---- RECORDS PROVIDED

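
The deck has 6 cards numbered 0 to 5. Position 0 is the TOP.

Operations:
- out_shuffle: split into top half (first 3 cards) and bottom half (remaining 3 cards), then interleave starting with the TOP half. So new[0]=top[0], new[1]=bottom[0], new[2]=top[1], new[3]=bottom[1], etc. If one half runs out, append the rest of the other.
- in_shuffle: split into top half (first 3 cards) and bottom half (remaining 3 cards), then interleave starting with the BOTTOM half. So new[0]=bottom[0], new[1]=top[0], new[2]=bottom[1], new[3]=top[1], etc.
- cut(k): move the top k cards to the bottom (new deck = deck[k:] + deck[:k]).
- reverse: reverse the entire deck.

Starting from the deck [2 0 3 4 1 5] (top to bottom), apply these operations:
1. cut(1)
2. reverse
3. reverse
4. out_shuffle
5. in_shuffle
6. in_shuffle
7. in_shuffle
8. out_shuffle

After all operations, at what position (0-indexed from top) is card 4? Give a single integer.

After op 1 (cut(1)): [0 3 4 1 5 2]
After op 2 (reverse): [2 5 1 4 3 0]
After op 3 (reverse): [0 3 4 1 5 2]
After op 4 (out_shuffle): [0 1 3 5 4 2]
After op 5 (in_shuffle): [5 0 4 1 2 3]
After op 6 (in_shuffle): [1 5 2 0 3 4]
After op 7 (in_shuffle): [0 1 3 5 4 2]
After op 8 (out_shuffle): [0 5 1 4 3 2]
Card 4 is at position 3.

Answer: 3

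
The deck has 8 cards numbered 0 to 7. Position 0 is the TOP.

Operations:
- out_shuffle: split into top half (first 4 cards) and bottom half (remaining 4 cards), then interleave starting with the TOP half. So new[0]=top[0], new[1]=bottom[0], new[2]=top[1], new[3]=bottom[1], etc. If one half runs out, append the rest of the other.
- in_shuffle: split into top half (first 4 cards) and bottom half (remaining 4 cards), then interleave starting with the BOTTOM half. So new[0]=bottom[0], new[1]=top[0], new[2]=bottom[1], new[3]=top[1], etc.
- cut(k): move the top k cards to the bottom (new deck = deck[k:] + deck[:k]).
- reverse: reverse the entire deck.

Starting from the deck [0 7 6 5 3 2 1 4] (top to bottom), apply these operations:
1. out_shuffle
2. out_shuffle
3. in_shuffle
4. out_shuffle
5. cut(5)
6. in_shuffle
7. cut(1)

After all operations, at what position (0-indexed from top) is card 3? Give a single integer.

After op 1 (out_shuffle): [0 3 7 2 6 1 5 4]
After op 2 (out_shuffle): [0 6 3 1 7 5 2 4]
After op 3 (in_shuffle): [7 0 5 6 2 3 4 1]
After op 4 (out_shuffle): [7 2 0 3 5 4 6 1]
After op 5 (cut(5)): [4 6 1 7 2 0 3 5]
After op 6 (in_shuffle): [2 4 0 6 3 1 5 7]
After op 7 (cut(1)): [4 0 6 3 1 5 7 2]
Card 3 is at position 3.

Answer: 3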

--------

Return each line above where the word "these" shows up.

- OUTPUT BELOW
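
Starting from the deck [2 0 3 4 1 5] (top to bottom), apply these operations:
Starting from the deck [0 7 6 5 3 2 1 4] (top to bottom), apply these operations: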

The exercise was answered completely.